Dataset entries
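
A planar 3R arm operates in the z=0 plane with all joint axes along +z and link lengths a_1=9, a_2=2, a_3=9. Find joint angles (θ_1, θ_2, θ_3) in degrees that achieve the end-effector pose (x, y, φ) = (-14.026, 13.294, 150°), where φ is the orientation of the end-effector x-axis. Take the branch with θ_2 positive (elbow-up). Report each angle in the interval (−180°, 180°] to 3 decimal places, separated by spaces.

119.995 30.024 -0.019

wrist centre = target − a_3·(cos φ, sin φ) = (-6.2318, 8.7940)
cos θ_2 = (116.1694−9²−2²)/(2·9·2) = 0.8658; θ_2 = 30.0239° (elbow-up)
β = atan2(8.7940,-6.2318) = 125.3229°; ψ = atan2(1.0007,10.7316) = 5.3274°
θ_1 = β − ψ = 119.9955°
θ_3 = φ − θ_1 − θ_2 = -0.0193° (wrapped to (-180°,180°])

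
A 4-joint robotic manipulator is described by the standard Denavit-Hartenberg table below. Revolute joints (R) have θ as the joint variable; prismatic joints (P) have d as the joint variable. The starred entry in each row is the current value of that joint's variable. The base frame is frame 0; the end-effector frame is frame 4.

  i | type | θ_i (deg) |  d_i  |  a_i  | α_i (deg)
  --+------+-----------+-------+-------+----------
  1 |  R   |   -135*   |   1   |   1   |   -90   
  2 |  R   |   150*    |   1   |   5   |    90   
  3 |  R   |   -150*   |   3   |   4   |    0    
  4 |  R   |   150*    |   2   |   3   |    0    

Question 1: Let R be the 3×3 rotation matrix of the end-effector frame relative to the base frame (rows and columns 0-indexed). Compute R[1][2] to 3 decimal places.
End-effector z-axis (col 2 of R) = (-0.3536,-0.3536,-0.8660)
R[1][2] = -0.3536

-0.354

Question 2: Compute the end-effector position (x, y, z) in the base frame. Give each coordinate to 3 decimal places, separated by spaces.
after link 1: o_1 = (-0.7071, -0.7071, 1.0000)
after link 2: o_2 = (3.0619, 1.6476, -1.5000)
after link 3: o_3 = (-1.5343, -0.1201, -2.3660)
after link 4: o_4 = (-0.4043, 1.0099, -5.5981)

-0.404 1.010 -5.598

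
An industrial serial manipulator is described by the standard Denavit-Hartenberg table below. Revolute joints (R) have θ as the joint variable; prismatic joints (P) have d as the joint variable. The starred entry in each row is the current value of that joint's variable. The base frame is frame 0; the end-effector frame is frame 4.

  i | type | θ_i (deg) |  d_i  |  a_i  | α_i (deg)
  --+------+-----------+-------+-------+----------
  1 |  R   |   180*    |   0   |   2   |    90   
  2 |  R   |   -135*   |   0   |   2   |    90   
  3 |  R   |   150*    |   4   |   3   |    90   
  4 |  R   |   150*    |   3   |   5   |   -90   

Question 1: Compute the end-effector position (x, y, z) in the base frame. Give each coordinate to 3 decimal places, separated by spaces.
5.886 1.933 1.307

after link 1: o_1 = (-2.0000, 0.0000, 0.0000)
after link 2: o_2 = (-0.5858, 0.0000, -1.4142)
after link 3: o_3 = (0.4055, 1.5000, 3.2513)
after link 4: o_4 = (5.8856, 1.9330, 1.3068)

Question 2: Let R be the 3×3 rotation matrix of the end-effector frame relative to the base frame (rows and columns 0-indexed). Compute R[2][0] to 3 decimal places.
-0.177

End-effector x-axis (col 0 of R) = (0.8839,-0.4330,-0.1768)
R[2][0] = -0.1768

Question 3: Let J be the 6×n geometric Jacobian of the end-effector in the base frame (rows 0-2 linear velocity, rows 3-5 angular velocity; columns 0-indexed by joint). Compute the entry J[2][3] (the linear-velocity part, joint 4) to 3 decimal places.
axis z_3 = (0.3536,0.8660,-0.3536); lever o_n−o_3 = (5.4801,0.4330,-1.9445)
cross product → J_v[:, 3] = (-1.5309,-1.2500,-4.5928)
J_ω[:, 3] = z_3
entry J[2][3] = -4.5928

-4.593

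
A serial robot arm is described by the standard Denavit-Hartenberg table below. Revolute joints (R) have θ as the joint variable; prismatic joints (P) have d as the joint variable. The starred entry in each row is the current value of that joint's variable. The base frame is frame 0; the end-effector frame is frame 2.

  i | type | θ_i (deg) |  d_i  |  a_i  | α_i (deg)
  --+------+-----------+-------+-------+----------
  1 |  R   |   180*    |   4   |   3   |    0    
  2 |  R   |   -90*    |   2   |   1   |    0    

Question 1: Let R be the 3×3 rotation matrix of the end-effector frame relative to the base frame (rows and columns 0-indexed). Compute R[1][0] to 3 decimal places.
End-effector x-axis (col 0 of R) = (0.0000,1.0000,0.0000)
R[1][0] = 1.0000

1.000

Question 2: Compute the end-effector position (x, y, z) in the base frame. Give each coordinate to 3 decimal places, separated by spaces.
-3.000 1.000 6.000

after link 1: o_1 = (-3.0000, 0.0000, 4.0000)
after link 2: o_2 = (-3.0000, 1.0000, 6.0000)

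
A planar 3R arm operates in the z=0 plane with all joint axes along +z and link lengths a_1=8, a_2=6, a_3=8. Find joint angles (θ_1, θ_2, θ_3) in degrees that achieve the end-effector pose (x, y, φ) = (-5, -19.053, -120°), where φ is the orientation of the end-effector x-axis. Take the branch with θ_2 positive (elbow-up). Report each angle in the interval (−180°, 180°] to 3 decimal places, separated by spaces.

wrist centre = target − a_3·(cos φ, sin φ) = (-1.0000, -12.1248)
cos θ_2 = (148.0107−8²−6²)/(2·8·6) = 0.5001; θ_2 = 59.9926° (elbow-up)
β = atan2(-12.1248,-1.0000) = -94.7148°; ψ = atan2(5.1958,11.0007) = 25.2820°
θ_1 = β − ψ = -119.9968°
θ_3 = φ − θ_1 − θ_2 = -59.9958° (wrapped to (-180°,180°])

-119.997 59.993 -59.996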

**PROBLEM DETAILS:** Transcribe every record exactly, keeping each line as it is.

**FINISHED EXERCISE:**
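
A planar 3R arm operates in the z=0 plane with all joint axes along +z and link lengths a_1=9, a_2=2, a_3=9. Find joint angles (θ_1, θ_2, θ_3) in degrees that achieve the end-effector pose (x, y, φ) = (-14.026, 13.294, 150°), where φ is the orientation of the end-effector x-axis. Take the branch with θ_2 positive (elbow-up). Report each angle in the interval (−180°, 180°] to 3 decimal places, separated by spaces.

119.995 30.024 -0.019

wrist centre = target − a_3·(cos φ, sin φ) = (-6.2318, 8.7940)
cos θ_2 = (116.1694−9²−2²)/(2·9·2) = 0.8658; θ_2 = 30.0239° (elbow-up)
β = atan2(8.7940,-6.2318) = 125.3229°; ψ = atan2(1.0007,10.7316) = 5.3274°
θ_1 = β − ψ = 119.9955°
θ_3 = φ − θ_1 − θ_2 = -0.0193° (wrapped to (-180°,180°])

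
A 4-joint robotic manipulator is described by the standard Denavit-Hartenberg table below. Revolute joints (R) have θ as the joint variable; prismatic joints (P) have d as the joint variable. The starred entry in each row is the current value of that joint's variable. The base frame is frame 0; the end-effector frame is frame 4.

  i | type | θ_i (deg) |  d_i  |  a_i  | α_i (deg)
  --+------+-----------+-------+-------+----------
  1 |  R   |   -135*   |   1   |   1   |   -90   
  2 |  R   |   150*    |   1   |   5   |    90   
  3 |  R   |   -150*   |   3   |   4   |    0    
  4 |  R   |   150*    |   2   |   3   |    0    

Question 1: Let R be the 3×3 rotation matrix of the end-effector frame relative to the base frame (rows and columns 0-indexed). Compute R[1][2] to 3 decimal places.
End-effector z-axis (col 2 of R) = (-0.3536,-0.3536,-0.8660)
R[1][2] = -0.3536

-0.354

Question 2: Compute the end-effector position (x, y, z) in the base frame. Give each coordinate to 3 decimal places, separated by spaces.
after link 1: o_1 = (-0.7071, -0.7071, 1.0000)
after link 2: o_2 = (3.0619, 1.6476, -1.5000)
after link 3: o_3 = (-1.5343, -0.1201, -2.3660)
after link 4: o_4 = (-0.4043, 1.0099, -5.5981)

-0.404 1.010 -5.598

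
An industrial serial manipulator is described by the standard Denavit-Hartenberg table below. Revolute joints (R) have θ as the joint variable; prismatic joints (P) have d as the joint variable. The starred entry in each row is the current value of that joint's variable. The base frame is frame 0; the end-effector frame is frame 4.

  i | type | θ_i (deg) |  d_i  |  a_i  | α_i (deg)
  --+------+-----------+-------+-------+----------
  1 |  R   |   180*    |   0   |   2   |    90   
  2 |  R   |   -135*   |   0   |   2   |    90   
  3 |  R   |   150*    |   4   |   3   |    90   
  4 |  R   |   150*    |   3   |   5   |   -90   

Question 1: Compute the end-effector position (x, y, z) in the base frame. Give each coordinate to 3 decimal places, separated by spaces.
5.886 1.933 1.307

after link 1: o_1 = (-2.0000, 0.0000, 0.0000)
after link 2: o_2 = (-0.5858, 0.0000, -1.4142)
after link 3: o_3 = (0.4055, 1.5000, 3.2513)
after link 4: o_4 = (5.8856, 1.9330, 1.3068)

Question 2: Let R be the 3×3 rotation matrix of the end-effector frame relative to the base frame (rows and columns 0-indexed). Compute R[2][0] to 3 decimal places.
-0.177

End-effector x-axis (col 0 of R) = (0.8839,-0.4330,-0.1768)
R[2][0] = -0.1768

Question 3: Let J be the 6×n geometric Jacobian of the end-effector in the base frame (rows 0-2 linear velocity, rows 3-5 angular velocity; columns 0-indexed by joint). Compute the entry J[2][3] (the linear-velocity part, joint 4) to 3 decimal places.
axis z_3 = (0.3536,0.8660,-0.3536); lever o_n−o_3 = (5.4801,0.4330,-1.9445)
cross product → J_v[:, 3] = (-1.5309,-1.2500,-4.5928)
J_ω[:, 3] = z_3
entry J[2][3] = -4.5928

-4.593

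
A serial robot arm is described by the standard Denavit-Hartenberg table below. Revolute joints (R) have θ as the joint variable; prismatic joints (P) have d as the joint variable. The starred entry in each row is the current value of that joint's variable. The base frame is frame 0; the end-effector frame is frame 2.

  i | type | θ_i (deg) |  d_i  |  a_i  | α_i (deg)
  --+------+-----------+-------+-------+----------
  1 |  R   |   180*    |   4   |   3   |    0    
  2 |  R   |   -90*    |   2   |   1   |    0    

Question 1: Let R be the 3×3 rotation matrix of the end-effector frame relative to the base frame (rows and columns 0-indexed). Compute R[1][0] to 3 decimal places.
End-effector x-axis (col 0 of R) = (0.0000,1.0000,0.0000)
R[1][0] = 1.0000

1.000

Question 2: Compute the end-effector position (x, y, z) in the base frame. Give each coordinate to 3 decimal places, separated by spaces.
-3.000 1.000 6.000

after link 1: o_1 = (-3.0000, 0.0000, 4.0000)
after link 2: o_2 = (-3.0000, 1.0000, 6.0000)

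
A planar 3R arm operates in the z=0 plane with all joint axes along +z and link lengths a_1=8, a_2=6, a_3=8. Find joint angles (θ_1, θ_2, θ_3) in degrees that achieve the end-effector pose (x, y, φ) = (-5, -19.053, -120°), where φ is the orientation of the end-effector x-axis. Take the branch with θ_2 positive (elbow-up). Report each angle in the interval (−180°, 180°] to 3 decimal places, separated by spaces.

wrist centre = target − a_3·(cos φ, sin φ) = (-1.0000, -12.1248)
cos θ_2 = (148.0107−8²−6²)/(2·8·6) = 0.5001; θ_2 = 59.9926° (elbow-up)
β = atan2(-12.1248,-1.0000) = -94.7148°; ψ = atan2(5.1958,11.0007) = 25.2820°
θ_1 = β − ψ = -119.9968°
θ_3 = φ − θ_1 − θ_2 = -59.9958° (wrapped to (-180°,180°])

-119.997 59.993 -59.996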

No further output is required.